RECORDS PROVIDED
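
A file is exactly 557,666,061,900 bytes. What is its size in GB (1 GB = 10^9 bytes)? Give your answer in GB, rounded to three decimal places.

557.666 GB

557,666,061,900 bytes given.
1 GB = 1,000,000,000 bytes
557,666,061,900 / 1,000,000,000 = 557.666 GB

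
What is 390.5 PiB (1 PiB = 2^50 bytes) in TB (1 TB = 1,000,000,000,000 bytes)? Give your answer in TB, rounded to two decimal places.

439,663.91 TB

390.5 PiB = 390.5 × 2^50 bytes = 439,663,913,622,044,672 bytes
1 TB = 10^12 bytes = 1,000,000,000,000 bytes
439,663,913,622,044,672 / 1,000,000,000,000 = 439,663.91 TB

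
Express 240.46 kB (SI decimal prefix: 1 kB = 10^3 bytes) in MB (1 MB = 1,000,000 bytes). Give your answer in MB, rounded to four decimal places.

0.2405 MB

240.46 kB = 240.46 × 10^3 bytes = 240,460 bytes
1 MB = 10^6 bytes = 1,000,000 bytes
240,460 / 1,000,000 = 0.2405 MB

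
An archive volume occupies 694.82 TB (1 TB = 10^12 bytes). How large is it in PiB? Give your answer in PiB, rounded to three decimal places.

694.82 TB = 694.82 × 10^12 bytes = 694,820,000,000,000 bytes
1 PiB = 2^50 bytes = 1,125,899,906,842,624 bytes
694,820,000,000,000 / 1,125,899,906,842,624 = 0.617 PiB

0.617 PiB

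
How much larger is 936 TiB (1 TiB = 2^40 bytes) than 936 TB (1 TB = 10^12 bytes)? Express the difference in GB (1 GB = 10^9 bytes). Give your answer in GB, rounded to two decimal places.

93,142.88 GB

936 TiB = 936 × 1,099,511,627,776 = 1,029,142,883,598,336 bytes
936 TB = 936 × 1,000,000,000,000 = 936,000,000,000,000 bytes
difference = 93,142,883,598,336 bytes
93,142,883,598,336 / 1,000,000,000 = 93,142.88 GB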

HOW TO COMPLETE THIS TASK
Output, exactly and with no other text, the line that contains "How much larger" and all lines from there to the end of the records.

RESULT OF THE EXERCISE
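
How much larger is 936 TiB (1 TiB = 2^40 bytes) than 936 TB (1 TB = 10^12 bytes)? Express the difference in GB (1 GB = 10^9 bytes). Give your answer in GB, rounded to two decimal places.

93,142.88 GB

936 TiB = 936 × 1,099,511,627,776 = 1,029,142,883,598,336 bytes
936 TB = 936 × 1,000,000,000,000 = 936,000,000,000,000 bytes
difference = 93,142,883,598,336 bytes
93,142,883,598,336 / 1,000,000,000 = 93,142.88 GB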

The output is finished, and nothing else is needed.